[Excerpted data — start]
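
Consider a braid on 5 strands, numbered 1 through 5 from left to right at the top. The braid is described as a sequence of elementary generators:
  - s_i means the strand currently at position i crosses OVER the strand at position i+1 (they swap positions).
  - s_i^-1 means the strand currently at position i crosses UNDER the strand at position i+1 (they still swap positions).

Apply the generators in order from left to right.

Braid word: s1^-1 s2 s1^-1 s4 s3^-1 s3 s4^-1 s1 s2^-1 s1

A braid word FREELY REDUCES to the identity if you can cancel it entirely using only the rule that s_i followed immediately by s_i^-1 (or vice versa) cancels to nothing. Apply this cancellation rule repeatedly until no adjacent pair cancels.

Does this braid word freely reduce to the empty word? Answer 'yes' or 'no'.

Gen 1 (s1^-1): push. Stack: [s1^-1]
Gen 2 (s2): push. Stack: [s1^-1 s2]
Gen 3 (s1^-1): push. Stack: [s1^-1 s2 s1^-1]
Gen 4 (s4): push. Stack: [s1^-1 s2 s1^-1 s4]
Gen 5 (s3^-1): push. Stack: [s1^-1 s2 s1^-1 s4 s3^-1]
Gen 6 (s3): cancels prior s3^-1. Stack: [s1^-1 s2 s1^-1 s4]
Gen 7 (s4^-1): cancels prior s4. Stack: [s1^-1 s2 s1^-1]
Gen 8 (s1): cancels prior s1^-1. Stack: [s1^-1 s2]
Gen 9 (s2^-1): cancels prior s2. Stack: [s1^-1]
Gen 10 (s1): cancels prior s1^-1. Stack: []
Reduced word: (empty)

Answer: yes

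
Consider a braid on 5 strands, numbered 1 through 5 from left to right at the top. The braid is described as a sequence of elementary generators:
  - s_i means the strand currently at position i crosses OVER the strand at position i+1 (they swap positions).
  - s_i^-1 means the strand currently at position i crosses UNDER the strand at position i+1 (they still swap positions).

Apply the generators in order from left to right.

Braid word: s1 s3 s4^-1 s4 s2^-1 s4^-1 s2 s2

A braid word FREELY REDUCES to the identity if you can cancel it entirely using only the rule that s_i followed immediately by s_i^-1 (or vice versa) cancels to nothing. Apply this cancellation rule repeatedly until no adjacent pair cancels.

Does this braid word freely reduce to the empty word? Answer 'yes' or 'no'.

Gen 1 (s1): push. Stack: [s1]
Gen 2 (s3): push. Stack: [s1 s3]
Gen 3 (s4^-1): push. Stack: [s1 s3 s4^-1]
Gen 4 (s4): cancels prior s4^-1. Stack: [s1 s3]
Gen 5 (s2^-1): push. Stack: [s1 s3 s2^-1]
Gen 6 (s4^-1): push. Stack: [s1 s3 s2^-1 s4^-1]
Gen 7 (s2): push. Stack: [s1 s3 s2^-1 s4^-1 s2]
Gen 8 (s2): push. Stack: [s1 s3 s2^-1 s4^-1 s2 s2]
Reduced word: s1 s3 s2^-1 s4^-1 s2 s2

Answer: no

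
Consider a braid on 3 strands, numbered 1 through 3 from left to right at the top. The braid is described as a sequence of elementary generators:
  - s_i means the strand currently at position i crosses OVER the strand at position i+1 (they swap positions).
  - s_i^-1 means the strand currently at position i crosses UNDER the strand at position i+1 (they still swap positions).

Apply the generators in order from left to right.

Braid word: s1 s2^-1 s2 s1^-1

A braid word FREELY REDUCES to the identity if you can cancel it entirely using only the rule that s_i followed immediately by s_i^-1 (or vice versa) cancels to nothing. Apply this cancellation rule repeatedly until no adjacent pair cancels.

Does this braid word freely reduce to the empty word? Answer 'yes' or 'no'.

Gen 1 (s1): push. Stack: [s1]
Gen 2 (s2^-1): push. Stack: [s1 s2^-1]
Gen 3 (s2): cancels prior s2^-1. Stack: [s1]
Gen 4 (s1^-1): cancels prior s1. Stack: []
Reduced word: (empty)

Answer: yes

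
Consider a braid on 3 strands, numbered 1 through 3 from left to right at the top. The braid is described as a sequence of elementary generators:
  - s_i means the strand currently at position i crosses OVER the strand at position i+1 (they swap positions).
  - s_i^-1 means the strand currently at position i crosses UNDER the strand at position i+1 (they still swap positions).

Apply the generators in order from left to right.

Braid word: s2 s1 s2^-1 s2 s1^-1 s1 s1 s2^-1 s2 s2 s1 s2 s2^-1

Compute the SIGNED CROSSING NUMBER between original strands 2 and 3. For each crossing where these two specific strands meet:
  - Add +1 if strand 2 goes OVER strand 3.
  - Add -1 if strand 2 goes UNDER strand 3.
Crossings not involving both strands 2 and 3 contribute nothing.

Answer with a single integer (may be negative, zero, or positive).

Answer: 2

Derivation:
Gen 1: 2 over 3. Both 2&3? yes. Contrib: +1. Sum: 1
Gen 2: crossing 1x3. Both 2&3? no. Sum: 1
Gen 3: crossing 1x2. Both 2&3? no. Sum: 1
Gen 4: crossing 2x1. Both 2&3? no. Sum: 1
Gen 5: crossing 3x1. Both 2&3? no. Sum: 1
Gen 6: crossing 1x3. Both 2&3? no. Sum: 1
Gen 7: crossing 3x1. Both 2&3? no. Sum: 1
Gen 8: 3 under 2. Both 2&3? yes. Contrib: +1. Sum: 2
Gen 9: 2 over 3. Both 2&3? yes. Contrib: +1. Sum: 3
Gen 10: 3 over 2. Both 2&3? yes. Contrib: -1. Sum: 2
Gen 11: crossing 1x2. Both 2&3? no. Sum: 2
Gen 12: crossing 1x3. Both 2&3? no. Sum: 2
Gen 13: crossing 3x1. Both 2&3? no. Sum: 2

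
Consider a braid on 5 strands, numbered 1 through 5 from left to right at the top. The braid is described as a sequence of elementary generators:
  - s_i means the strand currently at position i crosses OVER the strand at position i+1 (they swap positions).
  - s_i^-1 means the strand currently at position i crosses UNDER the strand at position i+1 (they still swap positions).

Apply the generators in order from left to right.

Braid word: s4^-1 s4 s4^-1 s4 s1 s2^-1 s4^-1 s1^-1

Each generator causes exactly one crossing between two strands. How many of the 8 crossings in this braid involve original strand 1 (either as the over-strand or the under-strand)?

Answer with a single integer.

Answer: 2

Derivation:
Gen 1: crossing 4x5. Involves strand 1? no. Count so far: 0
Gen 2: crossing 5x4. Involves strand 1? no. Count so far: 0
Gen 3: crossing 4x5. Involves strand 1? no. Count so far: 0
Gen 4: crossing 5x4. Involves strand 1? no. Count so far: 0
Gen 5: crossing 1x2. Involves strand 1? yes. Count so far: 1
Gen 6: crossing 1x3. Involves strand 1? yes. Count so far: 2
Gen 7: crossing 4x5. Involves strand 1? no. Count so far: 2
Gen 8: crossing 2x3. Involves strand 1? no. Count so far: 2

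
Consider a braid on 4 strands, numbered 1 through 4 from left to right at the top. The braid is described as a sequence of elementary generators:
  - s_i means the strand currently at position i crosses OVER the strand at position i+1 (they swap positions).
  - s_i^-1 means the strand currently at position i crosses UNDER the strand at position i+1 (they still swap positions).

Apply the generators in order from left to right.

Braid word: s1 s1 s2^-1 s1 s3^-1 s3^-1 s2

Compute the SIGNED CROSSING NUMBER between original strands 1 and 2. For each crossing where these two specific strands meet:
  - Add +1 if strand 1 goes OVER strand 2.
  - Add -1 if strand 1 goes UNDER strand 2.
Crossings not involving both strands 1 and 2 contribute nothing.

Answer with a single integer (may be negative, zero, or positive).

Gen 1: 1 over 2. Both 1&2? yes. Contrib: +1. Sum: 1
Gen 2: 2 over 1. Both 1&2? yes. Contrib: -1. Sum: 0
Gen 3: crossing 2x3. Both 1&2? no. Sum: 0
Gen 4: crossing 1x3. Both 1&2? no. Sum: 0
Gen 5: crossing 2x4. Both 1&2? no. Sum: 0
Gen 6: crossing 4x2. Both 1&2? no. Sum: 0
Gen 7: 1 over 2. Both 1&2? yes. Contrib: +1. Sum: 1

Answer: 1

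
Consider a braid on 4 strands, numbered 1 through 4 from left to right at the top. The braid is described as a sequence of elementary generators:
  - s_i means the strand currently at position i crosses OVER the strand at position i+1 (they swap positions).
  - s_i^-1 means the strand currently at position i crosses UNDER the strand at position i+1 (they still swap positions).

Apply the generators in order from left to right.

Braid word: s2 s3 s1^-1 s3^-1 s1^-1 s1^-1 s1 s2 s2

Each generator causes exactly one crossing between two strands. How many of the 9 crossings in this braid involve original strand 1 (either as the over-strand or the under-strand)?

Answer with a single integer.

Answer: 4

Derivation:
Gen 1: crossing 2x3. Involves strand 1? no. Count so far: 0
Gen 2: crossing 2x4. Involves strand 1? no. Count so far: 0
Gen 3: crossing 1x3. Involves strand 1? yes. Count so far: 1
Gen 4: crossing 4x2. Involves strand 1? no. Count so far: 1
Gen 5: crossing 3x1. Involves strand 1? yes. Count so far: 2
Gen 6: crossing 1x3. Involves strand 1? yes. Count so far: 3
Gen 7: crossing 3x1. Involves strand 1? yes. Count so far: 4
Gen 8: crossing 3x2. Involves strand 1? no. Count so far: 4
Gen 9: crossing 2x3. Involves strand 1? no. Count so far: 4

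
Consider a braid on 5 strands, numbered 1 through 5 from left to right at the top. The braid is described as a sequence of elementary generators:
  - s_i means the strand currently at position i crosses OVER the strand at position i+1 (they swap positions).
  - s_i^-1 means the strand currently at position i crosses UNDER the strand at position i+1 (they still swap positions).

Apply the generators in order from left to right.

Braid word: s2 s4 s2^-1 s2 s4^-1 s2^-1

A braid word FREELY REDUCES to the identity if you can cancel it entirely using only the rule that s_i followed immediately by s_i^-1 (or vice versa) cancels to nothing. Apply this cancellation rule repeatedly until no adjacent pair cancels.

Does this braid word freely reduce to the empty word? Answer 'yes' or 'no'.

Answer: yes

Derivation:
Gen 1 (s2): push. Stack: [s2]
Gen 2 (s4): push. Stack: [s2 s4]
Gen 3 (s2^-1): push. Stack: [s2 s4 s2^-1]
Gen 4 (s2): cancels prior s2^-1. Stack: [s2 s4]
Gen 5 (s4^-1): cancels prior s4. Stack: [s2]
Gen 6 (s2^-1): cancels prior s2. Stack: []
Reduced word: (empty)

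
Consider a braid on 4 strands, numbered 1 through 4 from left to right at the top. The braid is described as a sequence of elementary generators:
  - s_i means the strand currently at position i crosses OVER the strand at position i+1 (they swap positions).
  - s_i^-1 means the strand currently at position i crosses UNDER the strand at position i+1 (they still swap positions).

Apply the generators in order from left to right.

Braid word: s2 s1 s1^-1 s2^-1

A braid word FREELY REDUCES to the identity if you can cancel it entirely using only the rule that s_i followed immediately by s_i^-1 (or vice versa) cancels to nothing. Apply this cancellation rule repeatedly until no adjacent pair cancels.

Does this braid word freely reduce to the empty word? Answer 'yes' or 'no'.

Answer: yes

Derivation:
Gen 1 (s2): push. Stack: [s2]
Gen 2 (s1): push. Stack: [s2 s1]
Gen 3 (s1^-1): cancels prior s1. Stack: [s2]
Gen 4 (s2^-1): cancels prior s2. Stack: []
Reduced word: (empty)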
[Excerpted data — finish]
**Assignment:** The answer must be every line from the records above that contains the word "goes", copied out.

**The answer:**
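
  - Add +1 if strand 2 goes OVER strand 3.
  - Add -1 if strand 2 goes UNDER strand 3.
  - Add +1 if strand 1 goes OVER strand 2.
  - Add -1 if strand 1 goes UNDER strand 2.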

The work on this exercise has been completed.